TASK GOAL »
With the line containing "How many hexagonal" as the starting point, output every line of the data below through its final line, character for character.

PROVIDED RECORDS »
======
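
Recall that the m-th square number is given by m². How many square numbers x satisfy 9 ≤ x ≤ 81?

The n-th square number is n².
Smallest index with value ≥ 9: n = 3 (giving 9).
Largest index with value ≤ 81: n = 9 (giving 81).
Indices 3 through 9: 7 terms.

7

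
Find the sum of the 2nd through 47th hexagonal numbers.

Σ i(2i−1) = 2Σi² − Σi over i = 2..47.
Σi = 1128 − 1 = 1127 and Σi² = 35720 − 1 = 35719.
2·35719 − 1·1127 = 70311.

70311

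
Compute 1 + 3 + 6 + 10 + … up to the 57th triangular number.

Σ i(i+1)/2 = (Σi² + Σi) / 2 over i = 1..57.
Σi = 1653 and Σi² = 63365.
(1·63365 + 1·1653) / 2 = 65018/2 = 32509.

32509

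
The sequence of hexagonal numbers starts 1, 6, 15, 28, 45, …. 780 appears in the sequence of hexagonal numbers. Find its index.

Set n(2n−1) = 780, giving 2n² − n − 780 = 0.
The discriminant is 1 + 8·780 = 6241, and √6241 = 79.
So n = (1 + 79) / 4 = 80/4 = 20.

20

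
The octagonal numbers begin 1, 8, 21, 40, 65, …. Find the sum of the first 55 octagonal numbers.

167860

Σ i(3i−2) = 3Σi² − 2Σi over i = 1..55.
Σi = 1540 and Σi² = 56980.
3·56980 − 2·1540 = 167860.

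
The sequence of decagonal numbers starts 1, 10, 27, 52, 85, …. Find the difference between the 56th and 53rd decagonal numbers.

1299

56·(4·56 − 3) = 12376 and 53·(4·53 − 3) = 11077.
Difference: 12376 − 11077 = 1299.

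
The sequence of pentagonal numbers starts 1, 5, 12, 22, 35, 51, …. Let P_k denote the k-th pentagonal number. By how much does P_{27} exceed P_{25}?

155

27·(3·27 − 1)/2 = 1080 and 25·(3·25 − 1)/2 = 925.
Difference: 1080 − 925 = 155.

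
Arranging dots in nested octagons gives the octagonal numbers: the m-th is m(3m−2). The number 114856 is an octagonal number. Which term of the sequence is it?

196

Set n(3n−2) = 114856, giving 3n² − 2n − 114856 = 0.
The discriminant is 4 + 12·114856 = 1378276, and √1378276 = 1174.
So n = (2 + 1174) / 6 = 1176/6 = 196.
Check: 196·(3·196 − 2) = 114856. ✓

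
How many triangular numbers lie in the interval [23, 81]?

6

The n-th triangular number is n(n+1)/2.
Smallest index with value ≥ 23: n = 7 (giving 28).
Largest index with value ≤ 81: n = 12 (giving 78).
Indices 7 through 12: 6 terms.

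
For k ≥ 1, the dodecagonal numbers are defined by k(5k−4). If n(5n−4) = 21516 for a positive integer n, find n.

Set n(5n−4) = 21516, giving 5n² − 4n − 21516 = 0.
The discriminant is 16 + 20·21516 = 430336, and √430336 = 656.
So n = (4 + 656) / 10 = 660/10 = 66.
Check: 66·(5·66 − 4) = 21516. ✓

66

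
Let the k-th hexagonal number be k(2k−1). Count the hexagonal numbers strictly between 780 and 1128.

The n-th hexagonal number is n(2n−1).
Smallest index with value > 780: n = 21 (giving 861).
Largest index with value < 1128: n = 23 (giving 1035).
Indices 21 through 23: 3 terms.

3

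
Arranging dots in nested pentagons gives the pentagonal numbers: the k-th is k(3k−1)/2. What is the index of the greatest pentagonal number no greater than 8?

2

Solve n(3n−1)/2 ≤ 8 for integer n.
n = 2 gives 5 ≤ 8, while n = 3 gives 12 > 8; so the answer is index 2.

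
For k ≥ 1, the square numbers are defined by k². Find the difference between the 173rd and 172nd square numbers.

n² − (n−1)² = 2n − 1, so 173² − 172² = 2·173 − 1 = 345.

345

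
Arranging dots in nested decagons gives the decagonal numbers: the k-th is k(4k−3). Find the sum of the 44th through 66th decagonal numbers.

Σ i(4i−3) = 4Σi² − 3Σi over i = 44..66.
Σi = 2211 − 946 = 1265 and Σi² = 98021 − 27434 = 70587.
4·70587 − 3·1265 = 278553.

278553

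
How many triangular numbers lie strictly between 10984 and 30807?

The n-th triangular number is n(n+1)/2.
Smallest index with value > 10984: n = 148 (giving 11026).
Largest index with value < 30807: n = 247 (giving 30628).
Indices 148 through 247: 100 terms.

100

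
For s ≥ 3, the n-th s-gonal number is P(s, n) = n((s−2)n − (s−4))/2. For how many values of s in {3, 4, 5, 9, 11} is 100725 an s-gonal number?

s = 3: P(3, 448) = 100576 and P(3, 449) = 101025; 100725 is not s-gonal.
s = 4: P(4, 317) = 100489 and P(4, 318) = 101124; 100725 is not s-gonal.
s = 5: P(5, 259) = 100492 and P(5, 260) = 101270; 100725 is not s-gonal.
s = 9: P(9, 170) = 100725. ✓
s = 11: P(11, 150) = 100725. ✓
Hits: s ∈ {9, 11} → 2.

2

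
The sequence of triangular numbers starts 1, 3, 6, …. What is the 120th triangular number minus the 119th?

120

Consecutive triangular numbers differ by n: T_{120} − T_{119} = 120.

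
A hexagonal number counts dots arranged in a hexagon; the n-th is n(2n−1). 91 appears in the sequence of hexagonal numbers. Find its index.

Set n(2n−1) = 91, giving 2n² − n − 91 = 0.
So n = (1 + 27) / 4 = 28/4 = 7.
Check: 7·(2·7 − 1) = 91. ✓

7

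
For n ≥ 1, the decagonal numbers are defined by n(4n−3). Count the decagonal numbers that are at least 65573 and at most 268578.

The n-th decagonal number is n(4n−3).
Smallest index with value ≥ 65573: n = 129 (giving 66177).
Largest index with value ≤ 268578: n = 259 (giving 267547).
Indices 129 through 259: 131 terms.

131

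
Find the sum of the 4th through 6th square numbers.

77

Σ_{i=4}^{6} i² = 91 − 14 = 77.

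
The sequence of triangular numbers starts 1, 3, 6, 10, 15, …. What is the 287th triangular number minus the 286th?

Consecutive triangular numbers differ by n: T_{287} − T_{286} = 287.

287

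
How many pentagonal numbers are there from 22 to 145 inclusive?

The n-th pentagonal number is n(3n−1)/2.
Smallest index with value ≥ 22: n = 4 (giving 22).
Largest index with value ≤ 145: n = 10 (giving 145).
Indices 4 through 10: 7 terms.

7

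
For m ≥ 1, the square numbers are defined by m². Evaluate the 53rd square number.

The 53rd square number is n² with n = 53.
53² = 2809.

2809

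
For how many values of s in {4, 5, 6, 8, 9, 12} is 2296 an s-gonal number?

1

s = 4: P(4, 47) = 2209 and P(4, 48) = 2304; 2296 is not s-gonal.
s = 5: P(5, 39) = 2262 and P(5, 40) = 2380; 2296 is not s-gonal.
s = 6: P(6, 34) = 2278 and P(6, 35) = 2415; 2296 is not s-gonal.
s = 8: P(8, 28) = 2296. ✓
s = 9: P(9, 25) = 2125 and P(9, 26) = 2301; 2296 is not s-gonal.
s = 12: P(12, 21) = 2121 and P(12, 22) = 2332; 2296 is not s-gonal.
Hits: s ∈ {8} → 1.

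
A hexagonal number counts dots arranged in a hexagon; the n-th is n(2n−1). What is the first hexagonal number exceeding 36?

Solve n(2n−1) > 36 for integer n.
The largest n with value ≤ 36 is 4 (since 28 ≤ 36 < 45), so the first above is n = 5, value 45.

45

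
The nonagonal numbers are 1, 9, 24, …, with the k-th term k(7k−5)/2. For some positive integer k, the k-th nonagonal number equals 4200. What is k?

Set n(7n−5)/2 = 4200, giving 7n² − 5n − 8400 = 0.
The discriminant is 25 + 56·4200 = 235225, and √235225 = 485.
So n = (5 + 485) / 14 = 490/14 = 35.

35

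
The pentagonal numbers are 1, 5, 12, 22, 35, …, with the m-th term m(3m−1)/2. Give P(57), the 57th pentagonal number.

4845

57·(3·57 − 1)/2 = 57·170/2 = 57·85 = 4845.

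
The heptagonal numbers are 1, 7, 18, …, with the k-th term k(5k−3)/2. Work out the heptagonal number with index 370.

The 370th heptagonal number is n(5n−3)/2 with n = 370.
370·(5·370 − 3)/2 = 370·1847/2 = 341695.

341695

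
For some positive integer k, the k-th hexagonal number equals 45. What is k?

Set n(2n−1) = 45, giving 2n² − n − 45 = 0.
The discriminant is 1 + 8·45 = 361, and √361 = 19.
So n = (1 + 19) / 4 = 20/4 = 5.

5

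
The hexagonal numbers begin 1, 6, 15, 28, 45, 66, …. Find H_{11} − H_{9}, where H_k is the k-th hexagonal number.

78

11·(2·11 − 1) = 231 and 9·(2·9 − 1) = 153.
Difference: 231 − 153 = 78.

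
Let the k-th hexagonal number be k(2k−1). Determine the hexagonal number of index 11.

11·(2·11 − 1) = 11·21 = 231.

231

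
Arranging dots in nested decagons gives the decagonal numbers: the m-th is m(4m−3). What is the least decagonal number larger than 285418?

286492

Solve n(4n−3) > 285418 for integer n.
The largest n with value ≤ 285418 is 267 (since 284355 ≤ 285418 < 286492), so the first above is n = 268, value 286492.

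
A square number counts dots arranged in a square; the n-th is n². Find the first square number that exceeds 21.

Solve n² > 21 for integer n.
The largest n with value ≤ 21 is 4 (since 16 ≤ 21 < 25), so the first above is n = 5, value 25.

25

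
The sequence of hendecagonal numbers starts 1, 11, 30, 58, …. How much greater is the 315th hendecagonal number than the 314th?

2827

Consecutive hendecagonal numbers differ by 9n − 8: here 9·315 − 8 = 2827.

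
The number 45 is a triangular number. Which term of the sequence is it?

Set n(n+1)/2 = 45, giving n² + n − 90 = 0.
The discriminant is 1 + 8·45 = 361, and √361 = 19.
So n = (-1 + 19) / 2 = 18/2 = 9.
Check: 9·10/2 = 45. ✓

9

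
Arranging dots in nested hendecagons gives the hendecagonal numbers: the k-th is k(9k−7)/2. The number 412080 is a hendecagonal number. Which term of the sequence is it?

Set n(9n−7)/2 = 412080, giving 9n² − 7n − 824160 = 0.
The discriminant is 49 + 72·412080 = 29669809, and √29669809 = 5447.
So n = (7 + 5447) / 18 = 5454/18 = 303.

303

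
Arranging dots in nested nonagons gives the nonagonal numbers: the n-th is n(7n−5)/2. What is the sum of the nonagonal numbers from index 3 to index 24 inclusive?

Σ i(7i−5)/2 = (7Σi² − 5Σi) / 2 over i = 3..24.
Σi = 300 − 3 = 297 and Σi² = 4900 − 5 = 4895.
(7·4895 − 5·297) / 2 = 32780/2 = 16390.

16390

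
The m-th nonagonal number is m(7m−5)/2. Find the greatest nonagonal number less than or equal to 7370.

7291

Solve n(7n−5)/2 ≤ 7370 for integer n.
n = 46 gives 7291 ≤ 7370, while n = 47 gives 7614 > 7370; so the answer is 7291.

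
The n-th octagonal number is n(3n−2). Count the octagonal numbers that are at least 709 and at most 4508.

24

The n-th octagonal number is n(3n−2).
Smallest index with value ≥ 709: n = 16 (giving 736).
Largest index with value ≤ 4508: n = 39 (giving 4485).
Indices 16 through 39: 24 terms.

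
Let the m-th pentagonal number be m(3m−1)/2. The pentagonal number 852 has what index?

24

Set n(3n−1)/2 = 852, giving 3n² − n − 1704 = 0.
The discriminant is 1 + 24·852 = 20449, and √20449 = 143.
So n = (1 + 143) / 6 = 144/6 = 24.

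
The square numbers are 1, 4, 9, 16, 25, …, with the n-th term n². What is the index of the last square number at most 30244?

Solve n² ≤ 30244 for integer n.
n = 173 gives 29929 ≤ 30244, while n = 174 gives 30276 > 30244; so the answer is index 173.

173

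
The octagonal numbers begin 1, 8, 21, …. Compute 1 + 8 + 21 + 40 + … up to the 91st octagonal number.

Σ i(3i−2) = 3Σi² − 2Σi over i = 1..91.
Σi = 4186 and Σi² = 255346.
3·255346 − 2·4186 = 757666.

757666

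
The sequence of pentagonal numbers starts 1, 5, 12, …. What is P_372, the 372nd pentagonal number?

207390

372·(3·372 − 1)/2 = 372·1115/2 = 207390.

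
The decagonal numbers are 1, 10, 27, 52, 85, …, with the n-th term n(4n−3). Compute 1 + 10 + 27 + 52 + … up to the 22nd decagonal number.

Σ i(4i−3) = 4Σi² − 3Σi over i = 1..22.
Σi = 253 and Σi² = 3795.
4·3795 − 3·253 = 14421.

14421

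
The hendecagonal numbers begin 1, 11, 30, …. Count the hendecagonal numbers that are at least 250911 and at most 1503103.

The n-th hendecagonal number is n(9n−7)/2.
Smallest index with value ≥ 250911: n = 237 (giving 251931).
Largest index with value ≤ 1503103: n = 578 (giving 1501355).
Indices 237 through 578: 342 terms.

342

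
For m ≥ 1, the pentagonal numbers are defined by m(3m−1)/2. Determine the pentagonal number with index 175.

175·(3·175 − 1)/2 = 175·524/2 = 175·262 = 45850.

45850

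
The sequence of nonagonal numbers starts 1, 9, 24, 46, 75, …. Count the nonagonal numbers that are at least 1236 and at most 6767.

25

The n-th nonagonal number is n(7n−5)/2.
Smallest index with value ≥ 1236: n = 20 (giving 1350).
Largest index with value ≤ 6767: n = 44 (giving 6666).
Indices 20 through 44: 25 terms.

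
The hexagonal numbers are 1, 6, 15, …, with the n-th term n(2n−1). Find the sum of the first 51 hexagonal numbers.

Σ i(2i−1) = 2Σi² − Σi over i = 1..51.
Σi = 1326 and Σi² = 45526.
2·45526 − 1·1326 = 89726.

89726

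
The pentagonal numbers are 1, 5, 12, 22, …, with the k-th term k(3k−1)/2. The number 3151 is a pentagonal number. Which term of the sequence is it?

Set n(3n−1)/2 = 3151, giving 3n² − n − 6302 = 0.
So n = (1 + 275) / 6 = 276/6 = 46.
Check: 46·(3·46 − 1)/2 = 3151. ✓

46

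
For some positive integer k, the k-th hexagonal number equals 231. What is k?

Set n(2n−1) = 231, giving 2n² − n − 231 = 0.
The discriminant is 1 + 8·231 = 1849, and √1849 = 43.
So n = (1 + 43) / 4 = 44/4 = 11.

11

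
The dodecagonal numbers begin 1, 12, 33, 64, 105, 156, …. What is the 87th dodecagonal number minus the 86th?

Consecutive dodecagonal numbers differ by 10n − 9: here 10·87 − 9 = 861.

861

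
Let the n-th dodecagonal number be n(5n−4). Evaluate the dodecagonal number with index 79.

The 79th dodecagonal number is n(5n−4) with n = 79.
79·(5·79 − 4) = 79·391 = 30889.

30889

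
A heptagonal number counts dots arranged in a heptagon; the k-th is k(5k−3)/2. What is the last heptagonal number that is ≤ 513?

Solve n(5n−3)/2 ≤ 513 for integer n.
n = 14 gives 469 ≤ 513, while n = 15 gives 540 > 513; so the answer is 469.

469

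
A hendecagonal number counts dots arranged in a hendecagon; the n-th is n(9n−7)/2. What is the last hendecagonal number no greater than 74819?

74433

Solve n(9n−7)/2 ≤ 74819 for integer n.
n = 129 gives 74433 ≤ 74819, while n = 130 gives 75595 > 74819; so the answer is 74433.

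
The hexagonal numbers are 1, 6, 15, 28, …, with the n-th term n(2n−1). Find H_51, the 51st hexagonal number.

51·(2·51 − 1) = 51·101 = 5151.

5151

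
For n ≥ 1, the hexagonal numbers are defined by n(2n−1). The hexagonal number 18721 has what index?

Set n(2n−1) = 18721, giving 2n² − n − 18721 = 0.
So n = (1 + 387) / 4 = 388/4 = 97.

97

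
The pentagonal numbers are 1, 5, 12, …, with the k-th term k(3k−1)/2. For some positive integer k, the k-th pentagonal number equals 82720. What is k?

Set n(3n−1)/2 = 82720, giving 3n² − n − 165440 = 0.
So n = (1 + 1409) / 6 = 1410/6 = 235.

235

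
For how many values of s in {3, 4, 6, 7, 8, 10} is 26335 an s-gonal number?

2

s = 3: P(3, 229) = 26335. ✓
s = 4: P(4, 162) = 26244 and P(4, 163) = 26569; 26335 is not s-gonal.
s = 6: P(6, 115) = 26335. ✓
s = 7: P(7, 102) = 25857 and P(7, 103) = 26368; 26335 is not s-gonal.
s = 8: P(8, 94) = 26320 and P(8, 95) = 26885; 26335 is not s-gonal.
s = 10: P(10, 81) = 26001 and P(10, 82) = 26650; 26335 is not s-gonal.
Hits: s ∈ {3, 6} → 2.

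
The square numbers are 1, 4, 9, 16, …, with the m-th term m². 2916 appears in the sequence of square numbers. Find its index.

We need n² = 2916, so n = √2916 = 54.
Check: 54² = 2916. ✓

54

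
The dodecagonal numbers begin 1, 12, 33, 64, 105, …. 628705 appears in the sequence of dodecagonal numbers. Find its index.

Set n(5n−4) = 628705, giving 5n² − 4n − 628705 = 0.
The discriminant is 16 + 20·628705 = 12574116, and √12574116 = 3546.
So n = (4 + 3546) / 10 = 3550/10 = 355.
Check: 355·(5·355 − 4) = 628705. ✓

355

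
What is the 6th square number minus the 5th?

n² − (n−1)² = 2n − 1, so 6² − 5² = 2·6 − 1 = 11.

11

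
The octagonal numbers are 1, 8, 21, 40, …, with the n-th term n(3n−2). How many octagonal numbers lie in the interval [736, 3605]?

The n-th octagonal number is n(3n−2).
Smallest index with value ≥ 736: n = 16 (giving 736).
Largest index with value ≤ 3605: n = 35 (giving 3605).
Indices 16 through 35: 20 terms.

20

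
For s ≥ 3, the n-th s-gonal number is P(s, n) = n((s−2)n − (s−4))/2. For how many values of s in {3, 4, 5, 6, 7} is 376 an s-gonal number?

1

s = 3: P(3, 26) = 351 and P(3, 27) = 378; 376 is not s-gonal.
s = 4: P(4, 19) = 361 and P(4, 20) = 400; 376 is not s-gonal.
s = 5: P(5, 16) = 376. ✓
s = 6: P(6, 13) = 325 and P(6, 14) = 378; 376 is not s-gonal.
s = 7: P(7, 12) = 342 and P(7, 13) = 403; 376 is not s-gonal.
Hits: s ∈ {5} → 1.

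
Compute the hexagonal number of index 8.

The 8th hexagonal number is n(2n−1) with n = 8.
8·(2·8 − 1) = 8·15 = 120.

120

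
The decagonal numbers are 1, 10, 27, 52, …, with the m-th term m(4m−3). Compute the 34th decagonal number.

34·(4·34 − 3) = 34·133 = 4522.

4522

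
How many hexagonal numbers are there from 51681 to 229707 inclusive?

The n-th hexagonal number is n(2n−1).
Smallest index with value ≥ 51681: n = 161 (giving 51681).
Largest index with value ≤ 229707: n = 339 (giving 229503).
Indices 161 through 339: 179 terms.

179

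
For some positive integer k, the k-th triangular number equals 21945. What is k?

209

Set n(n+1)/2 = 21945, giving n² + n − 43890 = 0.
So n = (-1 + 419) / 2 = 418/2 = 209.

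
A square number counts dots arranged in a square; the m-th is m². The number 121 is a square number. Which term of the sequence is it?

11

We need n² = 121, so n = √121 = 11.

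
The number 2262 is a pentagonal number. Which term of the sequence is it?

Set n(3n−1)/2 = 2262, giving 3n² − n − 4524 = 0.
The discriminant is 1 + 24·2262 = 54289, and √54289 = 233.
So n = (1 + 233) / 6 = 234/6 = 39.
Check: 39·(3·39 − 1)/2 = 2262. ✓

39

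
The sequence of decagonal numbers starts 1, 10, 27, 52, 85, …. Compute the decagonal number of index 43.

The 43rd decagonal number is n(4n−3) with n = 43.
43·(4·43 − 3) = 43·169 = 7267.

7267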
======
ANSWER SECTION »
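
How many hexagonal numbers are there from 51681 to 229707 inclusive?

The n-th hexagonal number is n(2n−1).
Smallest index with value ≥ 51681: n = 161 (giving 51681).
Largest index with value ≤ 229707: n = 339 (giving 229503).
Indices 161 through 339: 179 terms.

179

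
For some positive integer k, the k-th triangular number equals 21945. What is k?

209

Set n(n+1)/2 = 21945, giving n² + n − 43890 = 0.
So n = (-1 + 419) / 2 = 418/2 = 209.

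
A square number counts dots arranged in a square; the m-th is m². The number 121 is a square number. Which term of the sequence is it?

11

We need n² = 121, so n = √121 = 11.

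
The number 2262 is a pentagonal number. Which term of the sequence is it?

Set n(3n−1)/2 = 2262, giving 3n² − n − 4524 = 0.
The discriminant is 1 + 24·2262 = 54289, and √54289 = 233.
So n = (1 + 233) / 6 = 234/6 = 39.
Check: 39·(3·39 − 1)/2 = 2262. ✓

39

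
The sequence of decagonal numbers starts 1, 10, 27, 52, 85, …. Compute the decagonal number of index 43.

The 43rd decagonal number is n(4n−3) with n = 43.
43·(4·43 − 3) = 43·169 = 7267.

7267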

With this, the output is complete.